Your task » Your task is to reproduce, exactly and only, the lines running from the line containing "first determine: Find" to the end of the data below, both included.

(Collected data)

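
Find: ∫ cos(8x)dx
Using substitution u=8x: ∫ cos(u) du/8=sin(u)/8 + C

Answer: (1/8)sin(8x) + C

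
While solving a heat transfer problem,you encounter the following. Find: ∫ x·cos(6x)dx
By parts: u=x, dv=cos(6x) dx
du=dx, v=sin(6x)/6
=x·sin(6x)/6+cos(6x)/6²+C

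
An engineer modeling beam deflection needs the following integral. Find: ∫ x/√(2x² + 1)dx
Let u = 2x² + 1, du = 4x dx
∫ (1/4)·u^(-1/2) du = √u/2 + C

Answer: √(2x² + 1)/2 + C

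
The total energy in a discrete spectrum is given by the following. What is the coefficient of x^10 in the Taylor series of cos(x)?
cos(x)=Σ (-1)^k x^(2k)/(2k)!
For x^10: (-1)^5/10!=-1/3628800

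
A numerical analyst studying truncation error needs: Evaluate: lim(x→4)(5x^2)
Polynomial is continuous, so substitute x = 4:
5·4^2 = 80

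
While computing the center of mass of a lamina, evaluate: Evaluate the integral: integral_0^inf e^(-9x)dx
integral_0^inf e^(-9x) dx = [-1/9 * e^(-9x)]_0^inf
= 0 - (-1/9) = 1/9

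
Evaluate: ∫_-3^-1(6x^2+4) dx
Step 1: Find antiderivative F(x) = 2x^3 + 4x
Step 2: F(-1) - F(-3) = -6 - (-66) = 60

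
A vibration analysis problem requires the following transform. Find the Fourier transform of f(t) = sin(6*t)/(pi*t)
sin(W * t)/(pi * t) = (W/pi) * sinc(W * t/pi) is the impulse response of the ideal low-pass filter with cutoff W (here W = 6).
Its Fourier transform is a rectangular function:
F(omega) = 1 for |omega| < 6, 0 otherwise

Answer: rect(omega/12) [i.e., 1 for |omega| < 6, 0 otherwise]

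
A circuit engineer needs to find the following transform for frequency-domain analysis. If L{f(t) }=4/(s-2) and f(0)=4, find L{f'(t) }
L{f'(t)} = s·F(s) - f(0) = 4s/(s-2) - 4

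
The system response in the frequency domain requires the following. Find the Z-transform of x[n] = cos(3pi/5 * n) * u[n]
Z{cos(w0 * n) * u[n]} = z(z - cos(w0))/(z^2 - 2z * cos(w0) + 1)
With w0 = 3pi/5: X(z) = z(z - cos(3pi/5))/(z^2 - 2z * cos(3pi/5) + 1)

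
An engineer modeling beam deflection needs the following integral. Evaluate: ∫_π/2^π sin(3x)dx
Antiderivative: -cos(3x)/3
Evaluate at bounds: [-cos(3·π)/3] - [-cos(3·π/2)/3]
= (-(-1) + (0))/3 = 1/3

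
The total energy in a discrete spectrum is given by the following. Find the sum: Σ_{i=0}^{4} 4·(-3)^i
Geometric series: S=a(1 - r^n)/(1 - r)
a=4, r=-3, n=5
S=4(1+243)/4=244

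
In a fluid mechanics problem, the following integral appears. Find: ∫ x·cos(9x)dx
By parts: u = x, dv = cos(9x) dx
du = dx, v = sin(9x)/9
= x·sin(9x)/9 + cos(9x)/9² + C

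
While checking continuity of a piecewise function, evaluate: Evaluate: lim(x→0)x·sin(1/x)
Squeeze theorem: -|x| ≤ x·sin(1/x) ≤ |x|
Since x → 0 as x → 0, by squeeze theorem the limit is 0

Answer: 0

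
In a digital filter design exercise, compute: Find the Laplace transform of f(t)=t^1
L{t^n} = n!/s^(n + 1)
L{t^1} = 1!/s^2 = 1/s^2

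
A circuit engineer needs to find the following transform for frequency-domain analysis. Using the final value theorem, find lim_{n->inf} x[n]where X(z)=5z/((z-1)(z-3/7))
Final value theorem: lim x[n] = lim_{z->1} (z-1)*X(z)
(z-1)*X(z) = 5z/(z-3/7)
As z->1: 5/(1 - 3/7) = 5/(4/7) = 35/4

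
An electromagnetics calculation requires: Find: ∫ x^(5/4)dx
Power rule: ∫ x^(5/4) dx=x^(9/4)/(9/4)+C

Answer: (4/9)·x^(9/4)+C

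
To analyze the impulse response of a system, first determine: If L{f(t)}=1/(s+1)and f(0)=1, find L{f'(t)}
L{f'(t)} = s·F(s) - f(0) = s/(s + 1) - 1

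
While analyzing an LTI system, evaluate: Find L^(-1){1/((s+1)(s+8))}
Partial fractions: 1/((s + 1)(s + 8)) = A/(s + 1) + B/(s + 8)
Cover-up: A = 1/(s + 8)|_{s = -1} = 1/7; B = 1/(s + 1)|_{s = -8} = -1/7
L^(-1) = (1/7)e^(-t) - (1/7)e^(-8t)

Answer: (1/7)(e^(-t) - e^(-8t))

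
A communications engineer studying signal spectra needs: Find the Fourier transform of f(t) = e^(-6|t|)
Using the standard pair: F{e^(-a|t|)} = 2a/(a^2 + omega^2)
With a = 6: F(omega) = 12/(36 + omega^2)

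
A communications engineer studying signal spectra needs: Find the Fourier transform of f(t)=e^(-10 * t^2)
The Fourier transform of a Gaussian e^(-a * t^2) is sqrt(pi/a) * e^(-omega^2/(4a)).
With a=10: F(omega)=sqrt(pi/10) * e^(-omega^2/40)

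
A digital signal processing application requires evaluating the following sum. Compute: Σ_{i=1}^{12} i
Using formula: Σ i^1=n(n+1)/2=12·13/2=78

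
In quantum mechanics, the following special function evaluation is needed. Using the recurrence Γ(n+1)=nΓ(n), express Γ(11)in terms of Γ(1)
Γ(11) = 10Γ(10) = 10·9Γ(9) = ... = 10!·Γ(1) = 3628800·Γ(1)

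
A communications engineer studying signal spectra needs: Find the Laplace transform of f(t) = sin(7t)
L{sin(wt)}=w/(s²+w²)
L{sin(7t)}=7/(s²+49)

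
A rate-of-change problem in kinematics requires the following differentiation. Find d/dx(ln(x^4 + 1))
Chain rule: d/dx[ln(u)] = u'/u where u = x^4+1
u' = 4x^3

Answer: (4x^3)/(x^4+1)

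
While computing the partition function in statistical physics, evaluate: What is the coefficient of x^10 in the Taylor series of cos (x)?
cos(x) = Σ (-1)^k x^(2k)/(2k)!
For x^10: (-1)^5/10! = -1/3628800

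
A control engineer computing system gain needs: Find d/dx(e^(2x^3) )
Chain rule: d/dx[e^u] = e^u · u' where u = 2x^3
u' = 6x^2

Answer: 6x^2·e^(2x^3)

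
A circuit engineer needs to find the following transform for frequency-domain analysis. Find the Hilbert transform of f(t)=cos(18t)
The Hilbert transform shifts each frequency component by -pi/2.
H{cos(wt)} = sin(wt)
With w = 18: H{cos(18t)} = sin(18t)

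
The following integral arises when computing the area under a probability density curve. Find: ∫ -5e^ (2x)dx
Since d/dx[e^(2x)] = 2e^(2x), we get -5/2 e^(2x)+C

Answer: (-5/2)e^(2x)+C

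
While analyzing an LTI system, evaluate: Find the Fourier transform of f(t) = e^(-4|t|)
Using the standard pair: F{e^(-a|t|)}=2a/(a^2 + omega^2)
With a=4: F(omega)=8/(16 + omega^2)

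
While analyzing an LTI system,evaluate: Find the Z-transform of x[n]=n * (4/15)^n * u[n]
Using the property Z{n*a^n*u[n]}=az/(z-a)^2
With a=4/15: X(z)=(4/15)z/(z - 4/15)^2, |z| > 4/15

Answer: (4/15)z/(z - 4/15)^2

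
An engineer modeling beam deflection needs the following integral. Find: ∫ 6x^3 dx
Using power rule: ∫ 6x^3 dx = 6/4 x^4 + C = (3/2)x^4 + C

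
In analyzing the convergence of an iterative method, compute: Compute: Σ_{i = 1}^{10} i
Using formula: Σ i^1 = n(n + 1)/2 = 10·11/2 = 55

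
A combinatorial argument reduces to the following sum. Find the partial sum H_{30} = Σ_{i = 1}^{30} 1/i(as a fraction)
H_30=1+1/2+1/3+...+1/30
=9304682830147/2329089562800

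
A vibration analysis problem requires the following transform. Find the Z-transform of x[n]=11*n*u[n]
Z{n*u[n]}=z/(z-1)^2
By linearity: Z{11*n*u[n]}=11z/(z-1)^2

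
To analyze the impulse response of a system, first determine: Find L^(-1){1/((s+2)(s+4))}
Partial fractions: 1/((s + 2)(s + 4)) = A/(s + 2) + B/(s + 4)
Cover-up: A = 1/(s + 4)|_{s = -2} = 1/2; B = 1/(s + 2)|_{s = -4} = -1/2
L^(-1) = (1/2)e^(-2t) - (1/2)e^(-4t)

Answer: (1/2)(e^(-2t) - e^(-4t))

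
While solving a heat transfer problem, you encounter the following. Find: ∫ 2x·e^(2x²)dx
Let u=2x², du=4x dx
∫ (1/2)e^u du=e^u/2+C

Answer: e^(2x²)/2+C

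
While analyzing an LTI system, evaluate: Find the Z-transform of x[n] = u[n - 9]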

Exercise solution »
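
To analyze the impulse response of a system, first determine: Find L^(-1){1/((s+2)(s+4))}
Partial fractions: 1/((s + 2)(s + 4)) = A/(s + 2) + B/(s + 4)
Cover-up: A = 1/(s + 4)|_{s = -2} = 1/2; B = 1/(s + 2)|_{s = -4} = -1/2
L^(-1) = (1/2)e^(-2t) - (1/2)e^(-4t)

Answer: (1/2)(e^(-2t) - e^(-4t))

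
While solving a heat transfer problem, you encounter the following. Find: ∫ 2x·e^(2x²)dx
Let u=2x², du=4x dx
∫ (1/2)e^u du=e^u/2+C

Answer: e^(2x²)/2+C

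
While analyzing an LTI system, evaluate: Find the Z-transform of x[n] = u[n - 9]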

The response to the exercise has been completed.